*** GIVEN DATA Section Begins ***
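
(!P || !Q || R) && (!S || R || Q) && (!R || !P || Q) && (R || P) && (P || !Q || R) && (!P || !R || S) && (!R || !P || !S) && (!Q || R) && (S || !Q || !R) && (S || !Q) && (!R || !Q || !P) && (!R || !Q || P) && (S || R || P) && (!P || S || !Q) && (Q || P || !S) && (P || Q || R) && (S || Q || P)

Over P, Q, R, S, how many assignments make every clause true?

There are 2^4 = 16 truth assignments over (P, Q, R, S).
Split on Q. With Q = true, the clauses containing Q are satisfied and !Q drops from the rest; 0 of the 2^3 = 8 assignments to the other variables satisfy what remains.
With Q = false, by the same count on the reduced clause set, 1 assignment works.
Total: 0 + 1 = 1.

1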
*** GIVEN DATA Section Ends ***
### WHAT IS NEEDED
Give back the entries exactly, so that each line matches the original.

### RESPONSE TO THE EXERCISE
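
(!P || !Q || R) && (!S || R || Q) && (!R || !P || Q) && (R || P) && (P || !Q || R) && (!P || !R || S) && (!R || !P || !S) && (!Q || R) && (S || !Q || !R) && (S || !Q) && (!R || !Q || !P) && (!R || !Q || P) && (S || R || P) && (!P || S || !Q) && (Q || P || !S) && (P || Q || R) && (S || Q || P)

Over P, Q, R, S, how many assignments make every clause true?

There are 2^4 = 16 truth assignments over (P, Q, R, S).
Split on Q. With Q = true, the clauses containing Q are satisfied and !Q drops from the rest; 0 of the 2^3 = 8 assignments to the other variables satisfy what remains.
With Q = false, by the same count on the reduced clause set, 1 assignment works.
Total: 0 + 1 = 1.

1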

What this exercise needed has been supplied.